Exercise aim –
Stopping at the line that holds "Rule 3: In a", repeat the lines below exactly, starting from the very first and including that final line.

Entries shown –
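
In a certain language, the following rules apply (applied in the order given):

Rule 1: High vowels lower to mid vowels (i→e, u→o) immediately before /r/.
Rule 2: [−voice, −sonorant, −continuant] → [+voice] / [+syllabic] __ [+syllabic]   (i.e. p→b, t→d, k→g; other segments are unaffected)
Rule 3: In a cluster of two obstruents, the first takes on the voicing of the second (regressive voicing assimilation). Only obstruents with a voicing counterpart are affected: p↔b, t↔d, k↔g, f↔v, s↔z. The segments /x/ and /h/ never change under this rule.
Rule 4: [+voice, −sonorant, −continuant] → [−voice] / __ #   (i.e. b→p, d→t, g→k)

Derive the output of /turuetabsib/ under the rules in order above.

Rule 1 (pre-rhotic lowering): /u/ is a high vowel immediately before /r/, so it lowers to [o]. /turuetabsib/ → toruetabsib.
Rule 2 (intervocalic voicing): /t/ is a voiceless stop between vowels /e/ and /a/, so it voices to [d]. /toruetabsib/ → toruedabsib.
Rule 3 (regressive voicing assimilation): /b/ precedes the voiceless obstruent /s/, so it devoices to [p] by assimilation. /toruedabsib/ → toruedapsib.
Rule 4 (final devoicing): /b/ is a voiced stop in word-final position, so it devoices to [p]. /toruedapsib/ → toruedapsip.

toruedapsip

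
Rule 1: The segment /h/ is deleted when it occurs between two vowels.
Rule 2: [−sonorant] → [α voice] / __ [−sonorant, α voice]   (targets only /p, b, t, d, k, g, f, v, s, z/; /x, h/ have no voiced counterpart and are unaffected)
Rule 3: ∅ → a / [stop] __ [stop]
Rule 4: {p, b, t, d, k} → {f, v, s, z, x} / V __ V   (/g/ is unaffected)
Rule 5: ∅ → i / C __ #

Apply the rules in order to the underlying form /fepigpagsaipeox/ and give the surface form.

Rule 1 (intervocalic h-deletion): no segment meets the environment; /fepigpagsaipeox/ is unchanged.
Rule 2 (regressive voicing assimilation): /g/ precedes the voiceless obstruent /p/, so it devoices to [k] by assimilation. /g/ precedes the voiceless obstruent /s/, so it devoices to [k] by assimilation. /fepigpagsaipeox/ → fepikpaksaipeox.
Rule 3 (stop-cluster a-epenthesis): /k/ and /p/ form a stop–stop cluster, so [a] is inserted between them. /fepikpaksaipeox/ → fepikapaksaipeox.
Rule 4 (intervocalic spirantization): /p/ is a stop between vowels /e/ and /i/, so it spirantizes to the fricative [f]. /k/ is a stop between vowels /i/ and /a/, so it spirantizes to the fricative [x]. /p/ is a stop between vowels /a/ and /a/, so it spirantizes to the fricative [f]. /p/ is a stop between vowels /i/ and /e/, so it spirantizes to the fricative [f]. /fepikapaksaipeox/ → fefixafaksaifeox.
Rule 5 (final i-epenthesis): the form ends in the consonant /x/, so [i] is inserted word-finally. /fefixafaksaifeox/ → fefixafaksaifeoxi.

fefixafaksaifeoxi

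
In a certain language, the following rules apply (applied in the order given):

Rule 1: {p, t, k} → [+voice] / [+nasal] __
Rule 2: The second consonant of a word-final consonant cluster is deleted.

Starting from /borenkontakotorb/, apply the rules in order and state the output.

borengondakotor

Rule 1 (post-nasal voicing): /k/ is a voiceless stop immediately after the nasal /n/, so it voices to [g]. /t/ is a voiceless stop immediately after the nasal /n/, so it voices to [d]. /borenkontakotorb/ → borengondakotorb.
Rule 2 (final cluster simplification): /b/ is the second consonant of a word-final cluster /rb/, so it deletes. /borengondakotorb/ → borengondakotor.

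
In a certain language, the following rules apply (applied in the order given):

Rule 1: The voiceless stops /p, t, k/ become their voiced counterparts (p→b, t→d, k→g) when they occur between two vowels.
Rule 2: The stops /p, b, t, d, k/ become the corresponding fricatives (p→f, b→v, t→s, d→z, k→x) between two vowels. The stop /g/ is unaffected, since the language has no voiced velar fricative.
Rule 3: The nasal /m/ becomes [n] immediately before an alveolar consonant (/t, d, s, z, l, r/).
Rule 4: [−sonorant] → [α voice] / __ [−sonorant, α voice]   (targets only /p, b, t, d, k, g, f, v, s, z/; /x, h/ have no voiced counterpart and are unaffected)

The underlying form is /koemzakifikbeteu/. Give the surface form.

Rule 1 (intervocalic voicing): /k/ is a voiceless stop between vowels /a/ and /i/, so it voices to [g]. /t/ is a voiceless stop between vowels /e/ and /e/, so it voices to [d]. /koemzakifikbeteu/ → koemzagifikbedeu.
Rule 2 (intervocalic spirantization): /d/ is a stop between vowels /e/ and /e/, so it spirantizes to the fricative [z]. /koemzagifikbedeu/ → koemzagifikbezeu.
Rule 3 (nasal place assimilation): /m/ precedes the alveolar consonant /z/, so it assimilates in place to [n]. /koemzagifikbezeu/ → koenzagifikbezeu.
Rule 4 (regressive voicing assimilation): /k/ precedes the voiced obstruent /b/, so it voices to [g] by assimilation. /koenzagifikbezeu/ → koenzagifigbezeu.

koenzagifigbezeu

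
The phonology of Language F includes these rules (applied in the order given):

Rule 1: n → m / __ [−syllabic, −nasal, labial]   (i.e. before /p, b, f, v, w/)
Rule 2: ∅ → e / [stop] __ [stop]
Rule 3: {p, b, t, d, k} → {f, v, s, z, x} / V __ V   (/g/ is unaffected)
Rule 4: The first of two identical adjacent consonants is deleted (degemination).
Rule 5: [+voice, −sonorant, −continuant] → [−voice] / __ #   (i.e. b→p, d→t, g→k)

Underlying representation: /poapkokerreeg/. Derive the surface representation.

Rule 1 (nasal place assimilation): no segment meets the environment; /poapkokerreeg/ is unchanged.
Rule 2 (stop-cluster e-epenthesis): /p/ and /k/ form a stop–stop cluster, so [e] is inserted between them. /poapkokerreeg/ → poapekokerreeg.
Rule 3 (intervocalic spirantization): /p/ is a stop between vowels /a/ and /e/, so it spirantizes to the fricative [f]. /k/ is a stop between vowels /e/ and /o/, so it spirantizes to the fricative [x]. /k/ is a stop between vowels /o/ and /e/, so it spirantizes to the fricative [x]. /poapekokerreeg/ → poafexoxerreeg.
Rule 4 (degemination): /rr/ is a geminate; the first /r/ deletes. /poafexoxerreeg/ → poafexoxereeg.
Rule 5 (final devoicing): /g/ is a voiced stop in word-final position, so it devoices to [k]. /poafexoxereeg/ → poafexoxereek.

poafexoxereek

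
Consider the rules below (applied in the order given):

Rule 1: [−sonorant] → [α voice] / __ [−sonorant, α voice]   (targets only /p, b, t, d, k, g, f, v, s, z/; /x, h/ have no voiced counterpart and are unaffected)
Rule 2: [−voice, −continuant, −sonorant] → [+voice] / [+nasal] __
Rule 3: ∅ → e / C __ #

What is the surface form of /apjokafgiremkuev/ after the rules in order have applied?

apjokavgiremgueve

Rule 1 (regressive voicing assimilation): /f/ precedes the voiced obstruent /g/, so it voices to [v] by assimilation. /apjokafgiremkuev/ → apjokavgiremkuev.
Rule 2 (post-nasal voicing): /k/ is a voiceless stop immediately after the nasal /m/, so it voices to [g]. /apjokavgiremkuev/ → apjokavgiremguev.
Rule 3 (final e-epenthesis): the form ends in the consonant /v/, so [e] is inserted word-finally. /apjokavgiremguev/ → apjokavgiremgueve.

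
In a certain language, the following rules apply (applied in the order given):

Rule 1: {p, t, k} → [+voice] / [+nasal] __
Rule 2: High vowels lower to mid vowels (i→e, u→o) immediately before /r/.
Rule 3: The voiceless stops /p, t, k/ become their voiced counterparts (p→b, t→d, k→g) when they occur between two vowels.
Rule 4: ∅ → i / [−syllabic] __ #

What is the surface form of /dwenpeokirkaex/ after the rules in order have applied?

dwenbeogerkaexi

Rule 1 (post-nasal voicing): /p/ is a voiceless stop immediately after the nasal /n/, so it voices to [b]. /dwenpeokirkaex/ → dwenbeokirkaex.
Rule 2 (pre-rhotic lowering): /i/ is a high vowel immediately before /r/, so it lowers to [e]. /dwenbeokirkaex/ → dwenbeokerkaex.
Rule 3 (intervocalic voicing): /k/ is a voiceless stop between vowels /o/ and /e/, so it voices to [g]. /dwenbeokerkaex/ → dwenbeogerkaex.
Rule 4 (final i-epenthesis): the form ends in the consonant /x/, so [i] is inserted word-finally. /dwenbeogerkaex/ → dwenbeogerkaexi.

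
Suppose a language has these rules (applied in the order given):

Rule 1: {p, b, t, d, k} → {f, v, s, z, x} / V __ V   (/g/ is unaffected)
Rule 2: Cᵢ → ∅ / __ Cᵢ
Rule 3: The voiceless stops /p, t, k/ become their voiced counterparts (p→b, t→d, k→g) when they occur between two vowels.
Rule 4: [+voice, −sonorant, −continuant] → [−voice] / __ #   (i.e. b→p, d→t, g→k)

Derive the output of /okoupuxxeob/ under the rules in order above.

Rule 1 (intervocalic spirantization): /k/ is a stop between vowels /o/ and /o/, so it spirantizes to the fricative [x]. /p/ is a stop between vowels /u/ and /u/, so it spirantizes to the fricative [f]. /okoupuxxeob/ → oxoufuxxeob.
Rule 2 (degemination): /xx/ is a geminate; the first /x/ deletes. /oxoufuxxeob/ → oxoufuxeob.
Rule 3 (intervocalic voicing): no segment meets the environment; /oxoufuxeob/ is unchanged.
Rule 4 (final devoicing): /b/ is a voiced stop in word-final position, so it devoices to [p]. /oxoufuxeob/ → oxoufuxeop.

oxoufuxeop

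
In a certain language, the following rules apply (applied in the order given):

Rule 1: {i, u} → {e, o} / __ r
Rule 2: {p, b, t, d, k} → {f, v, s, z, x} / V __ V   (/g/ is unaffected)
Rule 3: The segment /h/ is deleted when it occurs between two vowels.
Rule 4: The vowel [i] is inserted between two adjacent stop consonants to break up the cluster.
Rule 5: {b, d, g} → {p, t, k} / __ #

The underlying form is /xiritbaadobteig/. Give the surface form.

xeritibaazobiteik

Rule 1 (pre-rhotic lowering): /i/ is a high vowel immediately before /r/, so it lowers to [e]. /xiritbaadobteig/ → xeritbaadobteig.
Rule 2 (intervocalic spirantization): /d/ is a stop between vowels /a/ and /o/, so it spirantizes to the fricative [z]. /xeritbaadobteig/ → xeritbaazobteig.
Rule 3 (intervocalic h-deletion): no segment meets the environment; /xeritbaazobteig/ is unchanged.
Rule 4 (stop-cluster i-epenthesis): /t/ and /b/ form a stop–stop cluster, so [i] is inserted between them. /b/ and /t/ form a stop–stop cluster, so [i] is inserted between them. /xeritbaazobteig/ → xeritibaazobiteig.
Rule 5 (final devoicing): /g/ is a voiced stop in word-final position, so it devoices to [k]. /xeritibaazobiteig/ → xeritibaazobiteik.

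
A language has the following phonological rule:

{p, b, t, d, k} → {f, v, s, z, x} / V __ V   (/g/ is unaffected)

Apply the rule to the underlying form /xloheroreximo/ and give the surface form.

xloheroreximo

No segment of /xloheroreximo/ meets the structural description of the rule, so the form surfaces unchanged.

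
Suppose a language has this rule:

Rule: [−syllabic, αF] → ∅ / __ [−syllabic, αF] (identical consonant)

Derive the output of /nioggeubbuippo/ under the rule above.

niogeubuipo

/gg/ is a geminate; the first /g/ deletes.
/bb/ is a geminate; the first /b/ deletes.
/pp/ is a geminate; the first /p/ deletes.
The other instances of /n/, /g/, /b/, /p/ do not occur in the required environment and remain unchanged.
Surface form: [niogeubuipo].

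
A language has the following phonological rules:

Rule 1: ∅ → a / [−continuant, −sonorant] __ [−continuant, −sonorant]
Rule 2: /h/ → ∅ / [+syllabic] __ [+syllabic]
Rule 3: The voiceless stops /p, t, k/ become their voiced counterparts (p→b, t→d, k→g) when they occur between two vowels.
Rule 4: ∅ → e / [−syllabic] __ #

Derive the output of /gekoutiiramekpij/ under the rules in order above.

gegoudiiramegabije

Rule 1 (stop-cluster a-epenthesis): /k/ and /p/ form a stop–stop cluster, so [a] is inserted between them. /gekoutiiramekpij/ → gekoutiiramekapij.
Rule 2 (intervocalic h-deletion): no segment meets the environment; /gekoutiiramekapij/ is unchanged.
Rule 3 (intervocalic voicing): /k/ is a voiceless stop between vowels /e/ and /o/, so it voices to [g]. /t/ is a voiceless stop between vowels /u/ and /i/, so it voices to [d]. /k/ is a voiceless stop between vowels /e/ and /a/, so it voices to [g]. /p/ is a voiceless stop between vowels /a/ and /i/, so it voices to [b]. /gekoutiiramekapij/ → gegoudiiramegabij.
Rule 4 (final e-epenthesis): the form ends in the consonant /j/, so [e] is inserted word-finally. /gegoudiiramegabij/ → gegoudiiramegabije.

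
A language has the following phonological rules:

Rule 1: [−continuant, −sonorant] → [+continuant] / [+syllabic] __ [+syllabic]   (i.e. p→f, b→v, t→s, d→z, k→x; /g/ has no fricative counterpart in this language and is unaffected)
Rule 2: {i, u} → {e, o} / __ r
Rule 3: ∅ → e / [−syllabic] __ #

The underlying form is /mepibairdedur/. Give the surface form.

mefivaerdezore

Rule 1 (intervocalic spirantization): /p/ is a stop between vowels /e/ and /i/, so it spirantizes to the fricative [f]. /b/ is a stop between vowels /i/ and /a/, so it spirantizes to the fricative [v]. /d/ is a stop between vowels /e/ and /u/, so it spirantizes to the fricative [z]. /mepibairdedur/ → mefivairdezur.
Rule 2 (pre-rhotic lowering): /i/ is a high vowel immediately before /r/, so it lowers to [e]. /u/ is a high vowel immediately before /r/, so it lowers to [o]. /mefivairdezur/ → mefivaerdezor.
Rule 3 (final e-epenthesis): the form ends in the consonant /r/, so [e] is inserted word-finally. /mefivaerdezor/ → mefivaerdezore.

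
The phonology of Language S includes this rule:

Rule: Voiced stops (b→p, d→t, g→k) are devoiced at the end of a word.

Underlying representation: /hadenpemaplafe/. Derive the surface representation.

hadenpemaplafe

No segment of /hadenpemaplafe/ meets the structural description of the rule, so the form surfaces unchanged.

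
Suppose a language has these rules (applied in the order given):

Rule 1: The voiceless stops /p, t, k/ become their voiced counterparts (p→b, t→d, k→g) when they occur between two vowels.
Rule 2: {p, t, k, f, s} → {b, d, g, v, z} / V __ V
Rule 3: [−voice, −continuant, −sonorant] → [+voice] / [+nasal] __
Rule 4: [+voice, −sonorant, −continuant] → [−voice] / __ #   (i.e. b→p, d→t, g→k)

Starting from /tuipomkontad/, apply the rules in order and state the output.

tuibomgondat

Rule 1 (intervocalic voicing): /p/ is a voiceless stop between vowels /i/ and /o/, so it voices to [b]. /tuipomkontad/ → tuibomkontad.
Rule 2 (intervocalic voicing): no segment meets the environment; /tuibomkontad/ is unchanged.
Rule 3 (post-nasal voicing): /k/ is a voiceless stop immediately after the nasal /m/, so it voices to [g]. /t/ is a voiceless stop immediately after the nasal /n/, so it voices to [d]. /tuibomkontad/ → tuibomgondad.
Rule 4 (final devoicing): /d/ is a voiced stop in word-final position, so it devoices to [t]. /tuibomgondad/ → tuibomgondat.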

Solution –
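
In a certain language, the following rules apply (applied in the order given):

Rule 1: High vowels lower to mid vowels (i→e, u→o) immediately before /r/.
Rule 2: [−voice, −sonorant, −continuant] → [+voice] / [+syllabic] __ [+syllabic]   (i.e. p→b, t→d, k→g; other segments are unaffected)
Rule 3: In a cluster of two obstruents, the first takes on the voicing of the second (regressive voicing assimilation). Only obstruents with a voicing counterpart are affected: p↔b, t↔d, k↔g, f↔v, s↔z. The segments /x/ and /h/ never change under this rule.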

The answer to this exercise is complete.